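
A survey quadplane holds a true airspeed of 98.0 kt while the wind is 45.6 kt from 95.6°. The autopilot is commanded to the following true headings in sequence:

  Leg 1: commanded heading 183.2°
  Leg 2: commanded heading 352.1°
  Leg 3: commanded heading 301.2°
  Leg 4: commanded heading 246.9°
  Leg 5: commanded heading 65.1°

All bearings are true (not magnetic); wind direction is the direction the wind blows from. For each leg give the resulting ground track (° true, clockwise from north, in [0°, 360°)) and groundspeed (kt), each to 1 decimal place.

Leg 1: heading 183.2°; drift +25.4° → track 208.6°, groundspeed 106.3 kt
Leg 2: heading 352.1°; drift -22.2° → track 329.9°, groundspeed 117.3 kt
Leg 3: heading 301.2°; drift -8.1° → track 293.1°, groundspeed 140.5 kt
Leg 4: heading 246.9°; drift +9.0° → track 255.9°, groundspeed 139.7 kt
Leg 5: heading 65.1°; drift -21.5° → track 43.6°, groundspeed 63.1 kt

Leg 1: track=208.6°, groundspeed=106.3 kt
Leg 2: track=329.9°, groundspeed=117.3 kt
Leg 3: track=293.1°, groundspeed=140.5 kt
Leg 4: track=255.9°, groundspeed=139.7 kt
Leg 5: track=43.6°, groundspeed=63.1 kt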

══════════════════════════════

WHAT YOU WILL DO: Print each entry above exactly as given.

RESPONSE TO THIS EXERCISE:
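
A survey quadplane holds a true airspeed of 98.0 kt while the wind is 45.6 kt from 95.6°. The autopilot is commanded to the following true headings in sequence:

  Leg 1: commanded heading 183.2°
  Leg 2: commanded heading 352.1°
  Leg 3: commanded heading 301.2°
  Leg 4: commanded heading 246.9°
  Leg 5: commanded heading 65.1°

All bearings are true (not magnetic); wind direction is the direction the wind blows from. For each leg give the resulting ground track (° true, clockwise from north, in [0°, 360°)) and groundspeed (kt), each to 1 decimal place.

Leg 1: heading 183.2°; drift +25.4° → track 208.6°, groundspeed 106.3 kt
Leg 2: heading 352.1°; drift -22.2° → track 329.9°, groundspeed 117.3 kt
Leg 3: heading 301.2°; drift -8.1° → track 293.1°, groundspeed 140.5 kt
Leg 4: heading 246.9°; drift +9.0° → track 255.9°, groundspeed 139.7 kt
Leg 5: heading 65.1°; drift -21.5° → track 43.6°, groundspeed 63.1 kt

Leg 1: track=208.6°, groundspeed=106.3 kt
Leg 2: track=329.9°, groundspeed=117.3 kt
Leg 3: track=293.1°, groundspeed=140.5 kt
Leg 4: track=255.9°, groundspeed=139.7 kt
Leg 5: track=43.6°, groundspeed=63.1 kt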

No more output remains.